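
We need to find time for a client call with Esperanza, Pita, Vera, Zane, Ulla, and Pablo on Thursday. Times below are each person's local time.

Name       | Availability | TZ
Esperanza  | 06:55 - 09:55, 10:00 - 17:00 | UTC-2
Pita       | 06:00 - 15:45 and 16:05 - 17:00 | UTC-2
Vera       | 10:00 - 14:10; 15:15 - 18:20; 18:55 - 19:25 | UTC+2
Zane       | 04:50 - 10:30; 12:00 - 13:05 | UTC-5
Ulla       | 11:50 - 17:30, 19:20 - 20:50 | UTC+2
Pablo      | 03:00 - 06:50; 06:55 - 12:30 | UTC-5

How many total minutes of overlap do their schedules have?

270

Esperanza in UTC: 08:55-11:55, 12:00-19:00 (add 2h to convert from UTC-2).
Pita in UTC: 08:00-17:45, 18:05-19:00 (add 2h to convert from UTC-2).
Vera in UTC: 08:00-12:10, 13:15-16:20, 16:55-17:25 (subtract 2h to convert from UTC+2).
Zane in UTC: 09:50-15:30, 17:00-18:05 (add 5h to convert from UTC-5).
Ulla in UTC: 09:50-15:30, 17:20-18:50 (subtract 2h to convert from UTC+2).
Pablo in UTC: 08:00-11:50, 11:55-17:30 (add 5h to convert from UTC-5).
Esperanza ∩ Pita: 08:55-11:55, 12:00-17:45, 18:05-19:00.
Esperanza ∩ Pita ∩ Vera: 08:55-11:55, 12:00-12:10, 13:15-16:20, 16:55-17:25.
Esperanza ∩ Pita ∩ Vera ∩ Zane: 09:50-11:55, 12:00-12:10, 13:15-15:30, 17:00-17:25.
Esperanza ∩ Pita ∩ Vera ∩ Zane ∩ Ulla: 09:50-11:55, 12:00-12:10, 13:15-15:30, 17:20-17:25.
Esperanza ∩ Pita ∩ Vera ∩ Zane ∩ Ulla ∩ Pablo: 09:50-11:50, 12:00-12:10, 13:15-15:30, 17:20-17:25.
Summing the common windows: 120 + 10 + 135 + 5 = 270 minutes.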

-.-.-

• _Exercise aim_: Working from the material above, retype exactly the lines from the one with "10:00 - 17:00 | UTC-2" through the one with "20:50 | UTC+2", both included, and only those lines.

• _Solution_:
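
Esperanza  | 06:55 - 09:55, 10:00 - 17:00 | UTC-2
Pita       | 06:00 - 15:45 and 16:05 - 17:00 | UTC-2
Vera       | 10:00 - 14:10; 15:15 - 18:20; 18:55 - 19:25 | UTC+2
Zane       | 04:50 - 10:30; 12:00 - 13:05 | UTC-5
Ulla       | 11:50 - 17:30, 19:20 - 20:50 | UTC+2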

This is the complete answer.